[Start of section]

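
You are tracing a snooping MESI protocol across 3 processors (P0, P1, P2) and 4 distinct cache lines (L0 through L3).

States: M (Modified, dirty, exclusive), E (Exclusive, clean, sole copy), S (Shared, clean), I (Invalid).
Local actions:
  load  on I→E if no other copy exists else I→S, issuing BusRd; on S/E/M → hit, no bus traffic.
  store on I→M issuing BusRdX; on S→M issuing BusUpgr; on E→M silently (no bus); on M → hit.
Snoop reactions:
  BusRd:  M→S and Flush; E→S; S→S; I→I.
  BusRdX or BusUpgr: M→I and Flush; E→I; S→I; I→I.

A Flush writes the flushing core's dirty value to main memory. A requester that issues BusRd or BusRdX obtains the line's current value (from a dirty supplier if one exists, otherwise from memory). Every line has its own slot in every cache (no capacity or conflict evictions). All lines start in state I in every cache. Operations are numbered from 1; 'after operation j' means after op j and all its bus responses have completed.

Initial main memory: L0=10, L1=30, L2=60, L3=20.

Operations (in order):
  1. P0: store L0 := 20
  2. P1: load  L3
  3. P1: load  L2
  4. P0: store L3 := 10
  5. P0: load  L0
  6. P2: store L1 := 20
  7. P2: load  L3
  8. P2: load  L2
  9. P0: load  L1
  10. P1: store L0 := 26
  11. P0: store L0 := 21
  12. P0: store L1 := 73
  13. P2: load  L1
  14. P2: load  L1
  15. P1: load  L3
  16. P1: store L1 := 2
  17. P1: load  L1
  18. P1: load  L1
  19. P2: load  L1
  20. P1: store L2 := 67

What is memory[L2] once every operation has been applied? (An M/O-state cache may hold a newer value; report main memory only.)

1. P0: store L0 := 20  bus=[BusRdX]  L0: P0=M P1=I P2=I  mem[L0]=10
2. P1: load  L3  bus=[BusRd]  L3: P0=I P1=E P2=I  mem[L3]=20
3. P1: load  L2  bus=[BusRd]  L2: P0=I P1=E P2=I  mem[L2]=60
4. P0: store L3 := 10  bus=[BusRdX]  L3: P0=M P1=I P2=I  mem[L3]=20
5. P0: load  L0  bus=[-]  L0: P0=M P1=I P2=I  mem[L0]=10
6. P2: store L1 := 20  bus=[BusRdX]  L1: P0=I P1=I P2=M  mem[L1]=30
7. P2: load  L3  bus=[BusRd,Flush]  L3: P0=S P1=I P2=S  mem[L3]=10
8. P2: load  L2  bus=[BusRd]  L2: P0=I P1=S P2=S  mem[L2]=60
9. P0: load  L1  bus=[BusRd,Flush]  L1: P0=S P1=I P2=S  mem[L1]=20
10. P1: store L0 := 26  bus=[BusRdX,Flush]  L0: P0=I P1=M P2=I  mem[L0]=20
11. P0: store L0 := 21  bus=[BusRdX,Flush]  L0: P0=M P1=I P2=I  mem[L0]=26
12. P0: store L1 := 73  bus=[BusUpgr]  L1: P0=M P1=I P2=I  mem[L1]=20
13. P2: load  L1  bus=[BusRd,Flush]  L1: P0=S P1=I P2=S  mem[L1]=73
14. P2: load  L1  bus=[-]  L1: P0=S P1=I P2=S  mem[L1]=73
15. P1: load  L3  bus=[BusRd]  L3: P0=S P1=S P2=S  mem[L3]=10
16. P1: store L1 := 2  bus=[BusRdX]  L1: P0=I P1=M P2=I  mem[L1]=73
17. P1: load  L1  bus=[-]  L1: P0=I P1=M P2=I  mem[L1]=73
18. P1: load  L1  bus=[-]  L1: P0=I P1=M P2=I  mem[L1]=73
19. P2: load  L1  bus=[BusRd,Flush]  L1: P0=I P1=S P2=S  mem[L1]=2
20. P1: store L2 := 67  bus=[BusUpgr]  L2: P0=I P1=M P2=I  mem[L2]=60

memory[L2] = 60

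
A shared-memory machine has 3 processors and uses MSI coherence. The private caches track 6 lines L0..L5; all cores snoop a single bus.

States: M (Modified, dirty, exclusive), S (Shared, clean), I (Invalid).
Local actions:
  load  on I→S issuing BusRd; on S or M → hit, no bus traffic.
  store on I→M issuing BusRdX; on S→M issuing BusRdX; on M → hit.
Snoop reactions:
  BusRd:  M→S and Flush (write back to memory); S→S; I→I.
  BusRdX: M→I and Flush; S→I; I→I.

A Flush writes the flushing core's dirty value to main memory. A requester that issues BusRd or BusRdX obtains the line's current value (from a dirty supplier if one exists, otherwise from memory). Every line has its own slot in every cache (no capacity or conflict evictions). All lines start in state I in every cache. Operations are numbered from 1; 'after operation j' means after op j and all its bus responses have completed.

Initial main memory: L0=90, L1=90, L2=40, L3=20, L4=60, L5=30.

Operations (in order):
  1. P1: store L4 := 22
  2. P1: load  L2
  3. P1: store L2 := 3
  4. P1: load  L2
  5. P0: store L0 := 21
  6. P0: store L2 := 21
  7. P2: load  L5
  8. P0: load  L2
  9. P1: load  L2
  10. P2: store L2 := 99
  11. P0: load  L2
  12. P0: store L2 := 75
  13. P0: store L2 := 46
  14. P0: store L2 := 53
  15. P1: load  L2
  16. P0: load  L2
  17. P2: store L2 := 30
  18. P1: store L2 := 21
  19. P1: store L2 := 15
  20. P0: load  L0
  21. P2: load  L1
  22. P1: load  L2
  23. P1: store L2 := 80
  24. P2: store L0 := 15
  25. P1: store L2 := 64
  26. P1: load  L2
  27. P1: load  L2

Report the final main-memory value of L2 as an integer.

memory[L2] = 30

step 1: P1: store L4 := 22  ⟶  IMI  (L4)  txn=BusRdX  M[L4]=60
step 2: P1: load  L2  ⟶  ISI  (L2)  txn=BusRd  M[L2]=40
step 3: P1: store L2 := 3  ⟶  IMI  (L2)  txn=BusRdX  M[L2]=40
step 4: P1: load  L2  ⟶  IMI  (L2)  txn=∅  M[L2]=40
step 5: P0: store L0 := 21  ⟶  MII  (L0)  txn=BusRdX  M[L0]=90
step 6: P0: store L2 := 21  ⟶  MII  (L2)  txn=BusRdX+Flush  M[L2]=3
step 7: P2: load  L5  ⟶  IIS  (L5)  txn=BusRd  M[L5]=30
step 8: P0: load  L2  ⟶  MII  (L2)  txn=∅  M[L2]=3
step 9: P1: load  L2  ⟶  SSI  (L2)  txn=BusRd+Flush  M[L2]=21
step 10: P2: store L2 := 99  ⟶  IIM  (L2)  txn=BusRdX  M[L2]=21
step 11: P0: load  L2  ⟶  SIS  (L2)  txn=BusRd+Flush  M[L2]=99
step 12: P0: store L2 := 75  ⟶  MII  (L2)  txn=BusRdX  M[L2]=99
step 13: P0: store L2 := 46  ⟶  MII  (L2)  txn=∅  M[L2]=99
step 14: P0: store L2 := 53  ⟶  MII  (L2)  txn=∅  M[L2]=99
step 15: P1: load  L2  ⟶  SSI  (L2)  txn=BusRd+Flush  M[L2]=53
step 16: P0: load  L2  ⟶  SSI  (L2)  txn=∅  M[L2]=53
step 17: P2: store L2 := 30  ⟶  IIM  (L2)  txn=BusRdX  M[L2]=53
step 18: P1: store L2 := 21  ⟶  IMI  (L2)  txn=BusRdX+Flush  M[L2]=30
step 19: P1: store L2 := 15  ⟶  IMI  (L2)  txn=∅  M[L2]=30
step 20: P0: load  L0  ⟶  MII  (L0)  txn=∅  M[L0]=90
step 21: P2: load  L1  ⟶  IIS  (L1)  txn=BusRd  M[L1]=90
step 22: P1: load  L2  ⟶  IMI  (L2)  txn=∅  M[L2]=30
step 23: P1: store L2 := 80  ⟶  IMI  (L2)  txn=∅  M[L2]=30
step 24: P2: store L0 := 15  ⟶  IIM  (L0)  txn=BusRdX+Flush  M[L0]=21
step 25: P1: store L2 := 64  ⟶  IMI  (L2)  txn=∅  M[L2]=30
step 26: P1: load  L2  ⟶  IMI  (L2)  txn=∅  M[L2]=30
step 27: P1: load  L2  ⟶  IMI  (L2)  txn=∅  M[L2]=30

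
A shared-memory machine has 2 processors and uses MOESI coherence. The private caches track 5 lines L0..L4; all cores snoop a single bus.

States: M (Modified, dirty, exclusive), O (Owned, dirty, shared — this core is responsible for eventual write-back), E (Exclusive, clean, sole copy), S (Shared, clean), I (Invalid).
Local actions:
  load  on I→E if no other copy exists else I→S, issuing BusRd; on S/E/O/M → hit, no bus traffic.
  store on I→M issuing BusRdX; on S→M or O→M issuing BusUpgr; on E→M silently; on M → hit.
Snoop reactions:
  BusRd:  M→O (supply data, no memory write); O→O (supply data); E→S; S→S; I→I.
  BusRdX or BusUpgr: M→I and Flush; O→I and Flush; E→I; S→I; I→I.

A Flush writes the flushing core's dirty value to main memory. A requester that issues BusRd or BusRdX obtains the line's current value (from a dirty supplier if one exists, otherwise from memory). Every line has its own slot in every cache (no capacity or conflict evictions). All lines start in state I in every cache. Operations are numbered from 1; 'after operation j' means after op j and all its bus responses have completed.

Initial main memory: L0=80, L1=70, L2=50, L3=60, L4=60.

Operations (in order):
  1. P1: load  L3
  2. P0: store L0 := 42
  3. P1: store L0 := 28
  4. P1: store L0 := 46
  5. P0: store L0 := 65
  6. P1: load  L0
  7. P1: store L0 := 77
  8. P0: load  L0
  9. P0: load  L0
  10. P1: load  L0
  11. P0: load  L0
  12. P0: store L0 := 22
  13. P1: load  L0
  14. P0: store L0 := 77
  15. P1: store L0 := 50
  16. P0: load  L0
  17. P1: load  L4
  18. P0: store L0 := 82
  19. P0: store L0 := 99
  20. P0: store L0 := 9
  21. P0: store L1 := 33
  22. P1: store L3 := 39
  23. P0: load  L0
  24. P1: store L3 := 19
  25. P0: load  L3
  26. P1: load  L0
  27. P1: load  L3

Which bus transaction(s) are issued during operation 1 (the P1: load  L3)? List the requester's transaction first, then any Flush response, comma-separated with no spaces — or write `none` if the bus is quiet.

[1] P1: load  L3 | P0:I, P1:E(60) | bus: BusRd
[2] P0: store L0 := 42 | P0:M(42), P1:I | bus: BusRdX
[3] P1: store L0 := 28 | P0:I, P1:M(28) | bus: BusRdX,Flush
[4] P1: store L0 := 46 | P0:I, P1:M(46) | bus: none
[5] P0: store L0 := 65 | P0:M(65), P1:I | bus: BusRdX,Flush
[6] P1: load  L0 | P0:O(65), P1:S(65) | bus: BusRd
[7] P1: store L0 := 77 | P0:I, P1:M(77) | bus: BusUpgr,Flush
[8] P0: load  L0 | P0:S(77), P1:O(77) | bus: BusRd
[9] P0: load  L0 | P0:S(77), P1:O(77) | bus: none
[10] P1: load  L0 | P0:S(77), P1:O(77) | bus: none
[11] P0: load  L0 | P0:S(77), P1:O(77) | bus: none
[12] P0: store L0 := 22 | P0:M(22), P1:I | bus: BusUpgr,Flush
[13] P1: load  L0 | P0:O(22), P1:S(22) | bus: BusRd
[14] P0: store L0 := 77 | P0:M(77), P1:I | bus: BusUpgr
[15] P1: store L0 := 50 | P0:I, P1:M(50) | bus: BusRdX,Flush
[16] P0: load  L0 | P0:S(50), P1:O(50) | bus: BusRd
[17] P1: load  L4 | P0:I, P1:E(60) | bus: BusRd
[18] P0: store L0 := 82 | P0:M(82), P1:I | bus: BusUpgr,Flush
[19] P0: store L0 := 99 | P0:M(99), P1:I | bus: none
[20] P0: store L0 := 9 | P0:M(9), P1:I | bus: none
[21] P0: store L1 := 33 | P0:M(33), P1:I | bus: BusRdX
[22] P1: store L3 := 39 | P0:I, P1:M(39) | bus: none
[23] P0: load  L0 | P0:M(9), P1:I | bus: none
[24] P1: store L3 := 19 | P0:I, P1:M(19) | bus: none
[25] P0: load  L3 | P0:S(19), P1:O(19) | bus: BusRd
[26] P1: load  L0 | P0:O(9), P1:S(9) | bus: BusRd
[27] P1: load  L3 | P0:S(19), P1:O(19) | bus: none

bus = BusRd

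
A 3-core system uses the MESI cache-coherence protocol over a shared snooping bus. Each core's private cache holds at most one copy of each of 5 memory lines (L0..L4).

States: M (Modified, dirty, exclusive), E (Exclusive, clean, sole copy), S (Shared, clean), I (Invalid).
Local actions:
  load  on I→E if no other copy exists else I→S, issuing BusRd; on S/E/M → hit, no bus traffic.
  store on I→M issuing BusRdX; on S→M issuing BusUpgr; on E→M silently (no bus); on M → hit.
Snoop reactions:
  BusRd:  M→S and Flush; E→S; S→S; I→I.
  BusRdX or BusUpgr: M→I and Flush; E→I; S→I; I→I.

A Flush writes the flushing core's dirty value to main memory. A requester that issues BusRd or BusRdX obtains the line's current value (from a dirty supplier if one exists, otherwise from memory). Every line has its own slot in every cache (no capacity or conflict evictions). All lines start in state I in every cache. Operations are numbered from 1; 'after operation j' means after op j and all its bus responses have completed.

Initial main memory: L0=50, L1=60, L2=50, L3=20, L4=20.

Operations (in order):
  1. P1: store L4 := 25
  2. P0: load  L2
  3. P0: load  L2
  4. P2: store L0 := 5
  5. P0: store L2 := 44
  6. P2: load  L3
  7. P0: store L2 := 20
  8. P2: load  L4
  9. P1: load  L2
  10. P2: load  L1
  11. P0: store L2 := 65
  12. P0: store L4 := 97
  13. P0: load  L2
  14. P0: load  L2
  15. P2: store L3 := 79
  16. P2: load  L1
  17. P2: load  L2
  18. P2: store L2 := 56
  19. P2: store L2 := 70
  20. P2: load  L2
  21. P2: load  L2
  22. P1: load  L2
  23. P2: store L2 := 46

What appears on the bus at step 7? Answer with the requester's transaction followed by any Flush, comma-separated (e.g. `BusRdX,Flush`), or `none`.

bus = none

1. P1: store L4 := 25  bus=[BusRdX]  L4: P0=I P1=M P2=I  mem[L4]=20
2. P0: load  L2  bus=[BusRd]  L2: P0=E P1=I P2=I  mem[L2]=50
3. P0: load  L2  bus=[-]  L2: P0=E P1=I P2=I  mem[L2]=50
4. P2: store L0 := 5  bus=[BusRdX]  L0: P0=I P1=I P2=M  mem[L0]=50
5. P0: store L2 := 44  bus=[-]  L2: P0=M P1=I P2=I  mem[L2]=50
6. P2: load  L3  bus=[BusRd]  L3: P0=I P1=I P2=E  mem[L3]=20
7. P0: store L2 := 20  bus=[-]  L2: P0=M P1=I P2=I  mem[L2]=50
8. P2: load  L4  bus=[BusRd,Flush]  L4: P0=I P1=S P2=S  mem[L4]=25
9. P1: load  L2  bus=[BusRd,Flush]  L2: P0=S P1=S P2=I  mem[L2]=20
10. P2: load  L1  bus=[BusRd]  L1: P0=I P1=I P2=E  mem[L1]=60
11. P0: store L2 := 65  bus=[BusUpgr]  L2: P0=M P1=I P2=I  mem[L2]=20
12. P0: store L4 := 97  bus=[BusRdX]  L4: P0=M P1=I P2=I  mem[L4]=25
13. P0: load  L2  bus=[-]  L2: P0=M P1=I P2=I  mem[L2]=20
14. P0: load  L2  bus=[-]  L2: P0=M P1=I P2=I  mem[L2]=20
15. P2: store L3 := 79  bus=[-]  L3: P0=I P1=I P2=M  mem[L3]=20
16. P2: load  L1  bus=[-]  L1: P0=I P1=I P2=E  mem[L1]=60
17. P2: load  L2  bus=[BusRd,Flush]  L2: P0=S P1=I P2=S  mem[L2]=65
18. P2: store L2 := 56  bus=[BusUpgr]  L2: P0=I P1=I P2=M  mem[L2]=65
19. P2: store L2 := 70  bus=[-]  L2: P0=I P1=I P2=M  mem[L2]=65
20. P2: load  L2  bus=[-]  L2: P0=I P1=I P2=M  mem[L2]=65
21. P2: load  L2  bus=[-]  L2: P0=I P1=I P2=M  mem[L2]=65
22. P1: load  L2  bus=[BusRd,Flush]  L2: P0=I P1=S P2=S  mem[L2]=70
23. P2: store L2 := 46  bus=[BusUpgr]  L2: P0=I P1=I P2=M  mem[L2]=70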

[End of section]

Problem details: Scan the records above for the string "protocol", then report every line that contains it.

Result:
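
You are tracing a snooping MESI protocol across 3 processors (P0, P1, P2) and 4 distinct cache lines (L0 through L3).
A 3-core system uses the MESI cache-coherence protocol over a shared snooping bus. Each core's private cache holds at most one copy of each of 5 memory lines (L0..L4).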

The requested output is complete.